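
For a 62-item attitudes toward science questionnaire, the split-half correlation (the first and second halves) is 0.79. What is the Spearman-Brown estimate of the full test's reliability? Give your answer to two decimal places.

0.88

Apply the Spearman-Brown correction with n = 2:
r_full = 2(0.79) / (1 + 0.79)
       = 1.5800 / 1.7900 = 0.8827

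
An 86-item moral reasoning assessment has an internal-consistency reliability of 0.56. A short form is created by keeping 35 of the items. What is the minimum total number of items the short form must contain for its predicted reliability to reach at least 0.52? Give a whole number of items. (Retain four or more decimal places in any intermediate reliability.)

74

Short-form reliability: n = 35/86 = 0.4070; r_35 = n·r/(1+(n−1)r) ≈ 0.3412
Then solve for n' with r_old = 0.3412, r_target = 0.52: n' = 0.52(1 − 0.3412)/[0.3412(1 − 0.52)] = 2.0917
Items = 2.0917 × 35 ≈ 73.21 → 74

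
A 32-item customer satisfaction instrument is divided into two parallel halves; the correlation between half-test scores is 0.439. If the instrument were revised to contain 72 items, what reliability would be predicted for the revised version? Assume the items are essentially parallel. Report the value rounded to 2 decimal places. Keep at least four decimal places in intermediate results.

0.78

First correct the split-half correlation to full-test reliability: r_full = 2 × 0.439 / (1 + 0.439) ≈ 0.6101
Length factor from 32 to 72 items: n = 72/32 = 2.2500
r_new = n·r_full / (1 + (n − 1)·r_full) = 1.3727 / 1.7626 ≈ 0.7788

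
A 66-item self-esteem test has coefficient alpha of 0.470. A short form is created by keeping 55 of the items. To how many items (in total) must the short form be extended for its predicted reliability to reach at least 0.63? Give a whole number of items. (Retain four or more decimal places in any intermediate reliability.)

Short-form reliability: n = 55/66 = 0.8333; r_55 = n·r/(1+(n−1)r) ≈ 0.4249
Then solve for n' with r_old = 0.4249, r_target = 0.63: n' = 0.63(1 − 0.4249)/[0.4249(1 − 0.63)] = 2.3046
Items = 2.3046 × 55 ≈ 126.75 → 127

127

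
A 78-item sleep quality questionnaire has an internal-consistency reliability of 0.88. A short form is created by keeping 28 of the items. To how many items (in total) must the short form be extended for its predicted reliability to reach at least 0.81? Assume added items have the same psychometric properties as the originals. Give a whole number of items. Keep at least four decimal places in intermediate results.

First, r for the 28-item form: n = 28/78 = 0.3590, so r_28 = 0.3590·0.88/(1 + (0.3590 − 1)·0.88) = 0.7247
Length factor from the short form to reach 0.81: n' = 0.81(1 − 0.7247) / [0.7247(1 − 0.81)] ≈ 1.6195
Total items = 1.6195 × 28 = 45.35, rounded up to 46.

46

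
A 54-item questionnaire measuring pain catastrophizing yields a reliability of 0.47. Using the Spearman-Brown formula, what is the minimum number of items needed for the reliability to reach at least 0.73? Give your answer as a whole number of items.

165

Spearman-Brown solved for the length factor n:
n = r*(1 − r) / [ r (1 − r*) ]
n = 0.73(1 − 0.47) / [0.47(1 − 0.73)]
  = 0.3869 / 0.1269 = 3.0489
3.0489 × 54 = 164.64 → 165 items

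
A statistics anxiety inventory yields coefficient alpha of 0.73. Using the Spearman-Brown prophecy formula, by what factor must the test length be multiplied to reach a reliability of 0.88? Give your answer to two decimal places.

n = 0.88 × (1 − 0.73) / [ 0.73 × (1 − 0.88) ]
  = 0.2376 / 0.0876 = 2.7123

2.71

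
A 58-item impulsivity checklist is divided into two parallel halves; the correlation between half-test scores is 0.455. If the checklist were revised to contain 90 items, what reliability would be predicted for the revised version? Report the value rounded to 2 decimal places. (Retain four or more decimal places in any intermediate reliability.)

0.72

First correct the split-half correlation to full-test reliability: r_full = 2 × 0.455 / (1 + 0.455) ≈ 0.6254
Then adjust to 90 items: n = 90/58 = 1.5517
r_new = n·r_full / (1 + (n − 1)·r_full) = 0.9704 / 1.3450 ≈ 0.7215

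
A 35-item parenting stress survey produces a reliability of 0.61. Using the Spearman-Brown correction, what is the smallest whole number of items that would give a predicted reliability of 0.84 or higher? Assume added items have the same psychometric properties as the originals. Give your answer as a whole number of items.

118

Invert Spearman-Brown to solve for n:
n = r_target (1 − r_old) / [ r_old (1 − r_target) ]
n = 0.84(1 − 0.61) / [0.61(1 − 0.84)]
n = 0.3276 / 0.0976 ≈ 3.3566
3.3566 × 35 = 117.48 → 118 items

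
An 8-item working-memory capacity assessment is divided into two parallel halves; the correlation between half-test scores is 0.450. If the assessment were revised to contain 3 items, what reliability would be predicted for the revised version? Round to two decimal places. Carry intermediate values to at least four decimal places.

0.38

Spearman-Brown correction (n = 2): r_full = 2·0.450/(1 + 0.450) = 0.6207
Length factor from 8 to 3 items: n = 3/8 = 0.3750
r_new = n·r_full / (1 + (n − 1)·r_full) = 0.2328 / 0.6121 ≈ 0.3803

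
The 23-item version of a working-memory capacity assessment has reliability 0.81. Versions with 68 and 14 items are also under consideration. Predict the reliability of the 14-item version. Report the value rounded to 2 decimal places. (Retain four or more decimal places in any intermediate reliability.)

0.72

Only the ratio of lengths matters: n = 14/23 = 0.6087
r_{14} = n·r / (1 + (n − 1)·r) = 0.4930 / 0.6830 ≈ 0.7218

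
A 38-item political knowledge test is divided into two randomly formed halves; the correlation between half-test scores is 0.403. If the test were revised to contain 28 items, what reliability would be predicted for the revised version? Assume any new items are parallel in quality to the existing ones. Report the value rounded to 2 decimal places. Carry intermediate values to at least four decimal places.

0.50

Full-test reliability from the split-half r: r_full = 2(0.403)/(1 + 0.403) = 0.5745
Length factor from 38 to 28 items: n = 28/38 = 0.7368
r_new = n·r_full / (1 + (n − 1)·r_full) = 0.4233 / 0.8488 ≈ 0.4987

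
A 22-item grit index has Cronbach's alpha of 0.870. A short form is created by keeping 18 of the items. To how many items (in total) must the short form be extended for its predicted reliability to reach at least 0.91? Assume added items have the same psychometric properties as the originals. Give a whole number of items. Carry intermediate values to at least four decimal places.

34

Short-form reliability: n = 18/22 = 0.8182; r_18 = n·r/(1+(n−1)r) ≈ 0.8456
Then solve for n' with r_old = 0.8456, r_target = 0.91: n' = 0.91(1 − 0.8456)/[0.8456(1 − 0.91)] = 1.8462
Items = 1.8462 × 18 ≈ 33.23 → 34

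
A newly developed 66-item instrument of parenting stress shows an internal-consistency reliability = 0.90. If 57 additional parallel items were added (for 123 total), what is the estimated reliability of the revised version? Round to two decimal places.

0.94

Length ratio n = 123/66 = 1.8636
Apply the Spearman-Brown prophecy formula, r' = nr / [1 + (n − 1)r]:
r_new = 1.8636·0.90 / [1 + (1.8636 − 1)·0.90]
     = 1.6772 / 1.7772 = 0.9437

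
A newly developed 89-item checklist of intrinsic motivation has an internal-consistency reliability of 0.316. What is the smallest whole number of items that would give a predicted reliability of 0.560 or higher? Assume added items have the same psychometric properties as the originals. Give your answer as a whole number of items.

Rearranging the Spearman-Brown formula for n,
n = r_target (1 − r_old) / [ r_old (1 − r_target) ]
n = 0.560(1 − 0.316) / [0.316(1 − 0.560)]
n = 0.383040 / 0.139040 ≈ 2.7549
Items needed = n × 89 = 2.7549 × 89 ≈ 245.19 → round up to 246

246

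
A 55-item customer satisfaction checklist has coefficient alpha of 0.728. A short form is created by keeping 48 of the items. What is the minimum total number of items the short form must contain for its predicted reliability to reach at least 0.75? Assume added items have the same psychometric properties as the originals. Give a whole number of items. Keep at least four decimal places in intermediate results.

First, r for the 48-item form: n = 48/55 = 0.8727, so r_48 = 0.8727·0.728/(1 + (0.8727 − 1)·0.728) = 0.7002
Then solve for n' with r_old = 0.7002, r_target = 0.75: n' = 0.75(1 − 0.7002)/[0.7002(1 − 0.75)] = 1.2845
Total items = 1.2845 × 48 = 61.66, rounded up to 62.

62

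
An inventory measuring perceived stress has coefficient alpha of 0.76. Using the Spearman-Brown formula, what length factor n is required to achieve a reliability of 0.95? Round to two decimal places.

6.00

Invert Spearman-Brown to solve for n:
n = r_target (1 − r_old) / [ r_old (1 − r_target) ]
n = [0.95 × 0.24] / [0.76 × 0.05]
  = 0.2280 / 0.0380 = 6.0000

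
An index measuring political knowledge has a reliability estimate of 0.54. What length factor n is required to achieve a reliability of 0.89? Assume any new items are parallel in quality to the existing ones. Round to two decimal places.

Invert Spearman-Brown to solve for n:
n = r*(1 − r) / [ r (1 − r*) ]
n = 0.89 × (1 − 0.54) / [ 0.54 × (1 − 0.89) ]
  = 0.4094 / 0.0594 = 6.8923

6.89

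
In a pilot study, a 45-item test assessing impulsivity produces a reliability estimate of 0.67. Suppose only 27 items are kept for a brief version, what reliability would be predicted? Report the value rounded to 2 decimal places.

0.55

n = 27/45 = 0.6
Spearman-Brown: r_new = n·r / (1 + (n − 1)·r)
r_new = (0.6 × 0.67) / (1 + (0.6 − 1) × 0.67)
     = 0.4020 / 0.7320 = 0.5492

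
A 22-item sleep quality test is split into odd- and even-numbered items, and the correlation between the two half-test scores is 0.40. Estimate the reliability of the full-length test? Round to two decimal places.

r_full = 2r_hh / (1 + r_hh) = 2 × 0.40 / (1 + 0.40)
       = 0.8000 / 1.4000 = 0.5714

0.57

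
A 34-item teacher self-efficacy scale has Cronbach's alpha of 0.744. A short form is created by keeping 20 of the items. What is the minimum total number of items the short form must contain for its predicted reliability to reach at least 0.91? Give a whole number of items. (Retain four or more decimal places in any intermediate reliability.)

Short-form reliability: n = 20/34 = 0.5882; r_20 = n·r/(1+(n−1)r) ≈ 0.6309
Length factor from the short form to reach 0.91: n' = 0.91(1 − 0.6309) / [0.6309(1 − 0.91)] ≈ 5.9154
Total items = 5.9154 × 20 = 118.31, rounded up to 119.

119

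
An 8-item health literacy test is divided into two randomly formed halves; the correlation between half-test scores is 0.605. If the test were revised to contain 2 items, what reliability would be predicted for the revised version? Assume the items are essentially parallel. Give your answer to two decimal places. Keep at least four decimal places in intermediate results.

Full-test reliability from the split-half r: r_full = 2(0.605)/(1 + 0.605) = 0.7539
Then adjust to 2 items: n = 2/8 = 0.2500
r_new = n·r_full / (1 + (n − 1)·r_full) = 0.1885 / 0.4346 ≈ 0.4337

0.43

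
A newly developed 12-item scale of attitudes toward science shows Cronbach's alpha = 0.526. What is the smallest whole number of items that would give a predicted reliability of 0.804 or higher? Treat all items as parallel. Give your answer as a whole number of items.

Rearranging the Spearman-Brown formula for n,
n = r_target (1 − r_old) / [ r_old (1 − r_target) ]
n = [0.804 × 0.474] / [0.526 × 0.196]
  = 0.381096 / 0.103096 = 3.6965
So the test needs 3.6965 × 12 ≈ 44.36 items; rounding up, 45.

45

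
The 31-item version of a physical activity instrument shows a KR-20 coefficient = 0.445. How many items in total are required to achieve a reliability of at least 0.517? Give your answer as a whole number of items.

Spearman-Brown solved for the length factor n:
n = r*(1 − r) / [ r (1 − r*) ]
n = 0.517(1 − 0.445) / [0.445(1 − 0.517)]
n = 0.286935 / 0.214935 ≈ 1.3350
1.3350 × 31 = 41.38 → 42 items

42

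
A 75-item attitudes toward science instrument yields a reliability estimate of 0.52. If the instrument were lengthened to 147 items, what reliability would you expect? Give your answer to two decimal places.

0.68

Length ratio n = 147/75 = 1.96
By Spearman-Brown, r_new = n r / (1 + (n − 1) r).
r_new = 1.96·0.52 / [1 + (1.96 − 1)·0.52]
     = 1.0192 / 1.4992 = 0.6798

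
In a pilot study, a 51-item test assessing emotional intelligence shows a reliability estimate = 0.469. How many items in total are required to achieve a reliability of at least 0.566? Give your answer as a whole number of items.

Spearman-Brown solved for the length factor n:
n = r*(1 − r) / [ r (1 − r*) ]
n = 0.566 × (1 − 0.469) / [ 0.469 × (1 − 0.566) ]
n = 0.300546 / 0.203546 ≈ 1.4766
1.4766 × 51 = 75.31 → 76 items

76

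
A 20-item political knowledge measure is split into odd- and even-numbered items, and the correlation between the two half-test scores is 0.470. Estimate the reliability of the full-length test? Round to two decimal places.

0.64

Each half is half the length of the full test, so the full test is n = 2 times a half.
r_full = 2(0.470) / (1 + 0.470)
       = 0.9400 / 1.4700 = 0.6395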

YOUR OBJECTIVE = In the records above, copy exactly the lines from the one that contains "A 75-item attitudes" through the last, and nothing else.

TASK OUTPUT =
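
A 75-item attitudes toward science instrument yields a reliability estimate of 0.52. If the instrument were lengthened to 147 items, what reliability would you expect? Give your answer to two decimal places.

0.68

Length ratio n = 147/75 = 1.96
By Spearman-Brown, r_new = n r / (1 + (n − 1) r).
r_new = 1.96·0.52 / [1 + (1.96 − 1)·0.52]
     = 1.0192 / 1.4992 = 0.6798

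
In a pilot study, a 51-item test assessing emotional intelligence shows a reliability estimate = 0.469. How many items in total are required to achieve a reliability of at least 0.566? Give your answer as a whole number of items.

Spearman-Brown solved for the length factor n:
n = r*(1 − r) / [ r (1 − r*) ]
n = 0.566 × (1 − 0.469) / [ 0.469 × (1 − 0.566) ]
n = 0.300546 / 0.203546 ≈ 1.4766
1.4766 × 51 = 75.31 → 76 items

76

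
A 20-item political knowledge measure is split into odd- and even-numbered items, and the correlation between the two half-test scores is 0.470. Estimate the reliability of the full-length test? Round to two decimal places.

0.64

Each half is half the length of the full test, so the full test is n = 2 times a half.
r_full = 2(0.470) / (1 + 0.470)
       = 0.9400 / 1.4700 = 0.6395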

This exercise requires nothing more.